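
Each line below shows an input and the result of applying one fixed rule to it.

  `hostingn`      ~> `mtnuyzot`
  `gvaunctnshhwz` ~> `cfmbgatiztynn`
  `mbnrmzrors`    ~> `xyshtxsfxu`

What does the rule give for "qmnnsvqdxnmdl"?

jrwsttybwjdts

Rule — move the last 2 characters to the front (rotate right by 2), then shift every letter 6 places forward in the alphabet (wrapping around).
Working it through for "qmnnsvqdxnmdl": intermediate "dlqmnnsvqdxnm", final "jrwsttybwjdts".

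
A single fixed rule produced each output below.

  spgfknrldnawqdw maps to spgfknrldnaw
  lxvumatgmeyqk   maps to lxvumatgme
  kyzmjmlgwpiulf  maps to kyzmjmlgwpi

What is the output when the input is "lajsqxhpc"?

Each output is the input with this applied: delete the last 3 characters.
Applying that to "lajsqxhpc" gives "lajsqx".

lajsqx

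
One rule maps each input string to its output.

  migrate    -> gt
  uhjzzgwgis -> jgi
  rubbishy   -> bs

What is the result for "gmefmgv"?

The pattern: keep one character in every 3, starting at position 3 (positions 3rd, 6th, 9th, ...).
For "gmefmgv" the result is "eg".

eg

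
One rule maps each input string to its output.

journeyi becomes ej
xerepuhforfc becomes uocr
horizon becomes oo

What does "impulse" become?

sm

The transformation: move the first 3 characters to the end (rotate left by 3), then keep one character in every 3, starting at position 3 (positions 3rd, 6th, 9th, ...).
Starting from "impulse": after the first operation, "ulseimp"; after the second, "sm".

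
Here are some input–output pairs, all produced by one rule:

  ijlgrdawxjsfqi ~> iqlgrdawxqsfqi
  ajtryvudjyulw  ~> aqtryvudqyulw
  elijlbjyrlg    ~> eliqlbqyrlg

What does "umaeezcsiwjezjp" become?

umaeezcsiwqezqp

Rule — replace every "j" with "q".
On "umaeezcsiwjezjp" that produces "umaeezcsiwqezqp".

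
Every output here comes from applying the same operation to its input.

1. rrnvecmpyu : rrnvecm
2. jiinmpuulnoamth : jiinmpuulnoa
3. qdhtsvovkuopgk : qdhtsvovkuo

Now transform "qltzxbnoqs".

What's happening: delete the last 3 characters.
"qltzxbnoqs" → "qltzxbn".

qltzxbn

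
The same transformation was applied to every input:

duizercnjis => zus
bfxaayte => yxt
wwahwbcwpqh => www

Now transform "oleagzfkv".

zvo

The transformation: sort the characters into reverse alphabetical order, then keep only the first 3 characters.
Working it through for "oleagzfkv": intermediate "zvolkgfea", final "zvo".
(Check on "bfxaayte": → "yxtfebaa" → "yxt" ✓)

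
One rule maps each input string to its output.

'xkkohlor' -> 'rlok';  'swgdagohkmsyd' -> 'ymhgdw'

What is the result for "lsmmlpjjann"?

The pattern: keep every other character starting from the second (positions 2nd, 4th, 6th, ...), then reverse the string.
Working it through for "lsmmlpjjann": intermediate "smpjn", final "njpms".

njpms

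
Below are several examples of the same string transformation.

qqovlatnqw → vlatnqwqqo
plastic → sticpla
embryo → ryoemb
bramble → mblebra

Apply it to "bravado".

The transformation: move the first 3 characters to the end (rotate left by 3).
Applying that to "bravado" gives "vadobra".

vadobra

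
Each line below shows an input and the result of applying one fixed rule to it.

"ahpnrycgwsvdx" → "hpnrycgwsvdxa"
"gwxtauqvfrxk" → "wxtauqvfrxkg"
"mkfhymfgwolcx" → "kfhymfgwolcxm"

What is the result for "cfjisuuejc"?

fjisuuejcc

Looking at the pairs, the operation is to move the first character to the end.
For "cfjisuuejc" the result is "fjisuuejcc".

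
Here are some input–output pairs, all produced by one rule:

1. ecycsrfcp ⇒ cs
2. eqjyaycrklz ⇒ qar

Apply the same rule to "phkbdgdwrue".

hdw

Looking at the pairs, the operation is to delete the last 2 characters, then keep one character in every 3, starting at position 2 (positions 2nd, 5th, 8th, ...).
For "phkbdgdwrue", step one produces "phkbdgdwr"; step two turns that into "hdw".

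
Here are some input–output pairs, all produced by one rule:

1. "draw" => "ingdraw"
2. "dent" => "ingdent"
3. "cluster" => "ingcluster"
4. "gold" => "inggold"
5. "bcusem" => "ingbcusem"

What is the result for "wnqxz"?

Looking at the pairs, the operation is to prepend "ing".
For "wnqxz" the result is "ingwnqxz".

ingwnqxz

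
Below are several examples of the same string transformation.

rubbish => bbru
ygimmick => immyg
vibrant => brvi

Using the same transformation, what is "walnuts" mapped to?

lnwa

The rule is to delete the last 3 characters, then move the first 2 characters to the end (rotate left by 2).
Working it through for "walnuts": intermediate "waln", final "lnwa".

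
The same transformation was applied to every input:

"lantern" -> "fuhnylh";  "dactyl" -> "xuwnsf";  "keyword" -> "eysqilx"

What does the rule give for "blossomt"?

vfimmign

Looking at the pairs, the operation is to shift every letter 6 places backward in the alphabet (wrapping around).
Applying that to "blossomt" gives "vfimmign".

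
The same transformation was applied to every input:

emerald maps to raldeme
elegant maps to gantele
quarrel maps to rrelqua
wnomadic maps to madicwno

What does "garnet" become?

What's happening: move the first 3 characters to the end (rotate left by 3).
So "garnet" becomes "netgar".

netgar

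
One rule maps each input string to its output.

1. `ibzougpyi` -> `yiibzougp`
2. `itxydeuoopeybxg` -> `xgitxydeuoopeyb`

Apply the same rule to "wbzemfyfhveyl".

ylwbzemfyfhve

What's happening: move the last 2 characters to the front (rotate right by 2).
On "wbzemfyfhveyl" that produces "ylwbzemfyfhve".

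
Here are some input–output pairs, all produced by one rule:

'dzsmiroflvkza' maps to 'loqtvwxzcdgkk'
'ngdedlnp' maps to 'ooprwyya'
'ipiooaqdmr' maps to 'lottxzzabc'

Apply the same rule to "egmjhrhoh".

The rule is to sort the characters into alphabetical order, then shift every letter 11 places forward in the alphabet (wrapping around).
Working it through for "egmjhrhoh": intermediate "eghhhjmor", final "prsssuxzc".

prsssuxzc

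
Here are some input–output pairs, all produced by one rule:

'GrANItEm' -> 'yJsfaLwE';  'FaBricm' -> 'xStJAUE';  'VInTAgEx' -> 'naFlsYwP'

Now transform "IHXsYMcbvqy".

In each case the input is transformed by: shift every letter 8 places backward in the alphabet (wrapping around), then flip the case of every letter.
"IHXsYMcbvqy" → "AZPkQEutniq" → "azpKqeUTNIQ".

azpKqeUTNIQ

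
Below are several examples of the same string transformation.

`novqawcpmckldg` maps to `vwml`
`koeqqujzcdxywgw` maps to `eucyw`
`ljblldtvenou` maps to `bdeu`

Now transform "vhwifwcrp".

wwp

The transformation: keep one character in every 3, starting at position 3 (positions 3rd, 6th, 9th, ...).
Doing the same to "vhwifwcrp": "wwp".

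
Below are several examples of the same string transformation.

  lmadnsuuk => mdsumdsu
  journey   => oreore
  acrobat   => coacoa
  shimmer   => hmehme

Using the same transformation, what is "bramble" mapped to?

In each case the input is transformed by: keep every other character starting from the second (positions 2nd, 4th, 6th, ...), then write the whole string twice.
Starting from "bramble": after the first operation, "rml"; after the second, "rmlrml".

rmlrml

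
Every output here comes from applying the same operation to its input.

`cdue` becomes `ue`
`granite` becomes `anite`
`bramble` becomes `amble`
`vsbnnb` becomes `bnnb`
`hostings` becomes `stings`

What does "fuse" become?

What's happening: delete the first 2 characters.
"fuse" → "se".

se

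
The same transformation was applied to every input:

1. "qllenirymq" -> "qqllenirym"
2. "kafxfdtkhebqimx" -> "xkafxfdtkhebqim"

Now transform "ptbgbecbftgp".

Each output is the input with this applied: move the last character to the front.
Applying that to "ptbgbecbftgp" gives "pptbgbecbftg".

pptbgbecbftg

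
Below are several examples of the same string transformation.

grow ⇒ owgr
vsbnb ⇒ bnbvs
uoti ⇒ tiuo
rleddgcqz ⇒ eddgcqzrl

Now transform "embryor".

bryorem

Rule — move the first 2 characters to the end (rotate left by 2).
"embryor" → "bryorem".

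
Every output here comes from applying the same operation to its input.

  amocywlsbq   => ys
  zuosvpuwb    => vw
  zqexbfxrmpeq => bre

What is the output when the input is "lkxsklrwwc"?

Each output is the input with this applied: delete the first 2 characters, then keep one character in every 3, starting at position 3 (positions 3rd, 6th, 9th, ...).
For "lkxsklrwwc" the result is "kw".

kw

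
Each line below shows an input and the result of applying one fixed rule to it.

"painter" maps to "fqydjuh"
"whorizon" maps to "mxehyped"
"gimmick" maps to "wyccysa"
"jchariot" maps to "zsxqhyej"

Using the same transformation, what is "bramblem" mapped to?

rhqcrbuc

Each output is the input with this applied: shift every letter 10 places backward in the alphabet (wrapping around).
So "bramblem" becomes "rhqcrbuc".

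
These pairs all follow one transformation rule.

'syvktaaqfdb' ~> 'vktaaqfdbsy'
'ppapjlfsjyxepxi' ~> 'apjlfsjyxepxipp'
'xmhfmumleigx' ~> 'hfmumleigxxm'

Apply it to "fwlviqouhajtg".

Rule — move the first 2 characters to the end (rotate left by 2).
"fwlviqouhajtg" → "lviqouhajtgfw".

lviqouhajtgfw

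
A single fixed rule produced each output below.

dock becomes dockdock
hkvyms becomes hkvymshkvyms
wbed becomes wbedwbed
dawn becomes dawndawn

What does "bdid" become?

The transformation: write the whole string twice.
Applying that to "bdid" gives "bdidbdid".

bdidbdid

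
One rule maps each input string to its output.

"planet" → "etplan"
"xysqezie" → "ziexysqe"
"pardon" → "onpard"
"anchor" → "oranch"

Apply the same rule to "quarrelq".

elqquarr

Each output is the input with this applied: move the first character to the end, then swap the front and back halves of the string.
"quarrelq" → "elqquarr".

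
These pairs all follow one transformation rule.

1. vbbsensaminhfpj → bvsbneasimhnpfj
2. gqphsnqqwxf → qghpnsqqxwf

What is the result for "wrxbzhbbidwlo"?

rwbxhzbbdilwo

Rule — swap each adjacent pair of characters (1↔2, 3↔4, ...).
So "wrxbzhbbidwlo" becomes "rwbxhzbbdilwo".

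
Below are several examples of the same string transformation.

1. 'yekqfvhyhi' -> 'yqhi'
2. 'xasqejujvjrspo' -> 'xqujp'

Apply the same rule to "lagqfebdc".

lqb

In each case the input is transformed by: keep one character in every 3, starting at position 1 (positions 1st, 4th, 7th, ...).
Applying that to "lagqfebdc" gives "lqb".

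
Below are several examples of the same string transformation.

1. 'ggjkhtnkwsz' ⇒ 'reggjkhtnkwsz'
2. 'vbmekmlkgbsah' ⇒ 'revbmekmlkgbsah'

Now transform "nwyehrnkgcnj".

The transformation: prepend "re".
So "nwyehrnkgcnj" becomes "renwyehrnkgcnj".

renwyehrnkgcnj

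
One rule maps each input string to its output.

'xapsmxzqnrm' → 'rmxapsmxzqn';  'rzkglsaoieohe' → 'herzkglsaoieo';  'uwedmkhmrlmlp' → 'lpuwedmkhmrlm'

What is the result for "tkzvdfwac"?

The transformation: move the last 2 characters to the front (rotate right by 2).
Applying that to "tkzvdfwac" gives "actkzvdfw".

actkzvdfw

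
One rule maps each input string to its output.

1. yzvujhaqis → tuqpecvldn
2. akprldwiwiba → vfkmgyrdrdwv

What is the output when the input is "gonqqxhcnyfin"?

The pattern: shift every letter 5 places backward in the alphabet (wrapping around).
Applying that to "gonqqxhcnyfin" gives "bjillscxitadi".

bjillscxitadi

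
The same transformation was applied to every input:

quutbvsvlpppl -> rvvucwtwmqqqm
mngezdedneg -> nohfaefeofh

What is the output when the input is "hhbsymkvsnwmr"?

The transformation: shift every letter 1 place forward in the alphabet (wrapping around).
On "hhbsymkvsnwmr" that produces "iictznlwtoxns".

iictznlwtoxns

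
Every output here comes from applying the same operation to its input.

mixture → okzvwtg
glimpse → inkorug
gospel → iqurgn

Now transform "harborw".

jctdqty

Rule — shift every letter 2 places forward in the alphabet (wrapping around).
Applying that to "harborw" gives "jctdqty".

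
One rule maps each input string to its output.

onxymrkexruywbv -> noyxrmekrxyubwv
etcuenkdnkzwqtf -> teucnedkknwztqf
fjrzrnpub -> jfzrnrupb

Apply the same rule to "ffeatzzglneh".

Rule — swap each adjacent pair of characters (1↔2, 3↔4, ...).
Applying that to "ffeatzzglneh" gives "ffaeztgznlhe".

ffaeztgznlhe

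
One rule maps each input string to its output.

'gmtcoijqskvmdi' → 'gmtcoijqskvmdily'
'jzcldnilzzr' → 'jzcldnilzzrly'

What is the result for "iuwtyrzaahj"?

Each output is the input with this applied: append "ly".
On "iuwtyrzaahj" that produces "iuwtyrzaahjly".

iuwtyrzaahjly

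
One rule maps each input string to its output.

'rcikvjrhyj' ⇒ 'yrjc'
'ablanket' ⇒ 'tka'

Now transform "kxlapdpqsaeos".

xqoea

The rule is to sort the characters into reverse alphabetical order, then keep one character in every 3, starting at position 1 (positions 1st, 4th, 7th, ...).
So "kxlapdpqsaeos" becomes "xqoea".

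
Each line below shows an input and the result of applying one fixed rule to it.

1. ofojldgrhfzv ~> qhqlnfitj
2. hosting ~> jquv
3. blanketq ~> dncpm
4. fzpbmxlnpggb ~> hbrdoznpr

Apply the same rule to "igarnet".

kict

Looking at the pairs, the operation is to shift every letter 2 places forward in the alphabet (wrapping around), then delete the last 3 characters.
"igarnet" → "kictpgv" → "kict".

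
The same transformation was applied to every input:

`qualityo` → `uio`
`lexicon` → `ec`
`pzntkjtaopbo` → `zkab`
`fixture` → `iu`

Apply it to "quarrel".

Each output is the input with this applied: keep one character in every 3, starting at position 2 (positions 2nd, 5th, 8th, ...).
For "quarrel" the result is "ur".

ur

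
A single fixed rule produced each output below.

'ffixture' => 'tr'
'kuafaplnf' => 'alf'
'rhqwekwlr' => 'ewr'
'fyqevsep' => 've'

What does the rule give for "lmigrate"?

What's happening: delete the first 3 characters, then keep every other character starting from the second (positions 2nd, 4th, 6th, ...).
Applying that to "lmigrate" gives "rt".
(Check on "rhqwekwlr": → "wekwlr" → "ewr" ✓)

rt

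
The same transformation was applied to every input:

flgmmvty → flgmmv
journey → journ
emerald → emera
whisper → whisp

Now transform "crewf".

cre

The pattern: delete the last 2 characters.
So "crewf" becomes "cre".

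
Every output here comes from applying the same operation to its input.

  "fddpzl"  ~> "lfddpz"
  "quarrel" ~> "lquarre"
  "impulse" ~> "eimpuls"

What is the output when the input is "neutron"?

The rule is to move the last character to the front.
Applying that to "neutron" gives "nneutro".

nneutro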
——————
== HOW TO COMPLETE THIS TASK ==
Once you have counted the lines above that contain "emerald", give that number alone.

== ANSWER SECTION ==
2